━━━━━ GIVEN RECORDS ━━━━━

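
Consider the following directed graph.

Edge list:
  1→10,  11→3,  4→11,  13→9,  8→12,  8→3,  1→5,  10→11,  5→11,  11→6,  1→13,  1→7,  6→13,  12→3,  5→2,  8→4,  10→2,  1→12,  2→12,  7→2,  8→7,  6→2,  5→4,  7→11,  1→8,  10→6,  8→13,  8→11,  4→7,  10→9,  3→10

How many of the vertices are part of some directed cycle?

A vertex is on a directed cycle iff it belongs to a strongly connected component of size ≥ 2 (or has a self-loop).
The vertices on cycles are {2, 3, 6, 10, 11, 12} — 6 in total.

6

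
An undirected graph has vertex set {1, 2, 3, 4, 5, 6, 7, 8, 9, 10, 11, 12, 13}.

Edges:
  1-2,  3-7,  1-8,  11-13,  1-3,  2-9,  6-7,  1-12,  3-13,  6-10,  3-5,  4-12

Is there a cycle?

DFS, tracking each vertex's parent; an edge to a visited non-parent vertex closes a cycle.
Start from 12:
visit 12 (parent –)
  visit 1 (parent 12)
    visit 3 (parent 1)
      visit 5 (parent 3)
        5–3: parent, skip
      visit 7 (parent 3)
        visit 6 (parent 7)
          visit 10 (parent 6)
            10–6: parent, skip
          6–7: parent, skip
        7–3: parent, skip
      visit 13 (parent 3)
        13–3: parent, skip
        visit 11 (parent 13)
          11–13: parent, skip
      3–1: parent, skip
    visit 2 (parent 1)
      2–1: parent, skip
      visit 9 (parent 2)
        9–2: parent, skip
    1–12: parent, skip
    visit 8 (parent 1)
      8–1: parent, skip
  visit 4 (parent 12)
    4–12: parent, skip
No non-parent visited neighbor found — the graph is a forest.

No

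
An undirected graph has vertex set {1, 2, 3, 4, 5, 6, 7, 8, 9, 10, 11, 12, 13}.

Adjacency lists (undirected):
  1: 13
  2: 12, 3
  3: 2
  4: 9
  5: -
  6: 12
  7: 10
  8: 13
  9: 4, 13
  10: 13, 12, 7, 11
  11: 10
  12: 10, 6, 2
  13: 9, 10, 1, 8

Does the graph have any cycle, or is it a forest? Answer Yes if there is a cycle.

No

DFS, tracking each vertex's parent; an edge to a visited non-parent vertex closes a cycle.
Start from 5:
visit 5 (parent –)
visit 1 (parent –)
  visit 13 (parent 1)
    visit 9 (parent 13)
      visit 4 (parent 9)
        4–9: parent, skip
      9–13: parent, skip
    visit 10 (parent 13)
      10–13: parent, skip
      visit 12 (parent 10)
        12–10: parent, skip
        visit 6 (parent 12)
          6–12: parent, skip
        visit 2 (parent 12)
          2–12: parent, skip
          visit 3 (parent 2)
            3–2: parent, skip
      visit 7 (parent 10)
        7–10: parent, skip
      visit 11 (parent 10)
        11–10: parent, skip
    13–1: parent, skip
    visit 8 (parent 13)
      8–13: parent, skip
No non-parent visited neighbor found — the graph is a forest.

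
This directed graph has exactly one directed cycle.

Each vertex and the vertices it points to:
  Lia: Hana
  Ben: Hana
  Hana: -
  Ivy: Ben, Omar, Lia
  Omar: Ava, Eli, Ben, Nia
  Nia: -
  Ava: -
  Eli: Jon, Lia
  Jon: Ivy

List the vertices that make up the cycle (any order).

DFS with gray/black marking from Ivy:
Ivy gray
  Ben gray
    Hana gray
    Hana black
  Ben black
  Omar gray
    Ava gray
    Ava black
    Eli gray
      Jon gray
        Jon→Ivy: Ivy is gray → back edge
Back edge closes the cycle Ivy → Omar → Eli → Jon → Ivy; its vertices are {Eli, Ivy, Jon, Omar}.

Eli, Ivy, Jon, Omar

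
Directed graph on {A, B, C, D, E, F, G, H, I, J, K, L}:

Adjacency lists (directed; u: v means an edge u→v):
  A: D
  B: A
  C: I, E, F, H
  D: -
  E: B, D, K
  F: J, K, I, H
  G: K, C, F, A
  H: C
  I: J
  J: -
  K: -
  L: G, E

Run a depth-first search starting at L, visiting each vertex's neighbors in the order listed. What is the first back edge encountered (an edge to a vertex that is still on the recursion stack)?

H→C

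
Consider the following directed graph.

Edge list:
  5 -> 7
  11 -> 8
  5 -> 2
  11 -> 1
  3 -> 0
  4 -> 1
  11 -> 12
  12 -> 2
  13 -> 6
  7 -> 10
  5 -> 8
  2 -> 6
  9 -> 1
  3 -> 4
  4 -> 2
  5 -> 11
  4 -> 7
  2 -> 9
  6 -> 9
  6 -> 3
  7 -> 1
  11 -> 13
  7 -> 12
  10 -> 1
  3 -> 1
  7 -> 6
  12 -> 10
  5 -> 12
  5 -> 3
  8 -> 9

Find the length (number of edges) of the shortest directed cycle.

For each vertex v, BFS finds the shortest path from v back to v.
The shortest such closed walk is 3 → 4 → 2 → 6 → 3, length 4.

4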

━━━━━

Word for word, restate all of the records.

ANSWER TO THIS TASK
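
Consider the following directed graph.

Edge list:
  1→10,  11→3,  4→11,  13→9,  8→12,  8→3,  1→5,  10→11,  5→11,  11→6,  1→13,  1→7,  6→13,  12→3,  5→2,  8→4,  10→2,  1→12,  2→12,  7→2,  8→7,  6→2,  5→4,  7→11,  1→8,  10→6,  8→13,  8→11,  4→7,  10→9,  3→10

How many of the vertices are part of some directed cycle?

A vertex is on a directed cycle iff it belongs to a strongly connected component of size ≥ 2 (or has a self-loop).
The vertices on cycles are {2, 3, 6, 10, 11, 12} — 6 in total.

6

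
An undirected graph has vertex set {1, 2, 3, 4, 5, 6, 7, 8, 9, 10, 11, 12, 13}.

Edges:
  1-2,  3-7,  1-8,  11-13,  1-3,  2-9,  6-7,  1-12,  3-13,  6-10,  3-5,  4-12

Is there a cycle?

DFS, tracking each vertex's parent; an edge to a visited non-parent vertex closes a cycle.
Start from 12:
visit 12 (parent –)
  visit 1 (parent 12)
    visit 3 (parent 1)
      visit 5 (parent 3)
        5–3: parent, skip
      visit 7 (parent 3)
        visit 6 (parent 7)
          visit 10 (parent 6)
            10–6: parent, skip
          6–7: parent, skip
        7–3: parent, skip
      visit 13 (parent 3)
        13–3: parent, skip
        visit 11 (parent 13)
          11–13: parent, skip
      3–1: parent, skip
    visit 2 (parent 1)
      2–1: parent, skip
      visit 9 (parent 2)
        9–2: parent, skip
    1–12: parent, skip
    visit 8 (parent 1)
      8–1: parent, skip
  visit 4 (parent 12)
    4–12: parent, skip
No non-parent visited neighbor found — the graph is a forest.

No

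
An undirected graph has vertex set {1, 2, 3, 4, 5, 6, 7, 8, 9, 10, 11, 12, 13}.

Adjacency lists (undirected):
  1: 13
  2: 12, 3
  3: 2
  4: 9
  5: -
  6: 12
  7: 10
  8: 13
  9: 4, 13
  10: 13, 12, 7, 11
  11: 10
  12: 10, 6, 2
  13: 9, 10, 1, 8

Does the graph have any cycle, or is it a forest? Answer Yes if there is a cycle.

No

DFS, tracking each vertex's parent; an edge to a visited non-parent vertex closes a cycle.
Start from 5:
visit 5 (parent –)
visit 1 (parent –)
  visit 13 (parent 1)
    visit 9 (parent 13)
      visit 4 (parent 9)
        4–9: parent, skip
      9–13: parent, skip
    visit 10 (parent 13)
      10–13: parent, skip
      visit 12 (parent 10)
        12–10: parent, skip
        visit 6 (parent 12)
          6–12: parent, skip
        visit 2 (parent 12)
          2–12: parent, skip
          visit 3 (parent 2)
            3–2: parent, skip
      visit 7 (parent 10)
        7–10: parent, skip
      visit 11 (parent 10)
        11–10: parent, skip
    13–1: parent, skip
    visit 8 (parent 13)
      8–13: parent, skip
No non-parent visited neighbor found — the graph is a forest.

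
This directed graph has exactly one directed cycle.

Each vertex and the vertices it points to:
  Lia: Hana
  Ben: Hana
  Hana: -
  Ivy: Ben, Omar, Lia
  Omar: Ava, Eli, Ben, Nia
  Nia: -
  Ava: -
  Eli: Jon, Lia
  Jon: Ivy

List the vertices that make up the cycle (any order).

DFS with gray/black marking from Ivy:
Ivy gray
  Ben gray
    Hana gray
    Hana black
  Ben black
  Omar gray
    Ava gray
    Ava black
    Eli gray
      Jon gray
        Jon→Ivy: Ivy is gray → back edge
Back edge closes the cycle Ivy → Omar → Eli → Jon → Ivy; its vertices are {Eli, Ivy, Jon, Omar}.

Eli, Ivy, Jon, Omar

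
Directed graph on {A, B, C, D, E, F, G, H, I, J, K, L}:

Adjacency lists (directed; u: v means an edge u→v):
  A: D
  B: A
  C: I, E, F, H
  D: -
  E: B, D, K
  F: J, K, I, H
  G: K, C, F, A
  H: C
  I: J
  J: -
  K: -
  L: G, E

Run a depth-first search starting at L, visiting each vertex's neighbors in the order listed. What is the first back edge encountered (an edge to a vertex that is still on the recursion stack)?

H→C

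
Consider the following directed graph.

Edge list:
  5 -> 7
  11 -> 8
  5 -> 2
  11 -> 1
  3 -> 0
  4 -> 1
  11 -> 12
  12 -> 2
  13 -> 6
  7 -> 10
  5 -> 8
  2 -> 6
  9 -> 1
  3 -> 4
  4 -> 2
  5 -> 11
  4 -> 7
  2 -> 9
  6 -> 9
  6 -> 3
  7 -> 1
  11 -> 13
  7 -> 12
  10 -> 1
  3 -> 1
  7 -> 6
  12 -> 10
  5 -> 12
  5 -> 3
  8 -> 9

Find the length (number of edges) of the shortest directed cycle.

For each vertex v, BFS finds the shortest path from v back to v.
The shortest such closed walk is 3 → 4 → 2 → 6 → 3, length 4.

4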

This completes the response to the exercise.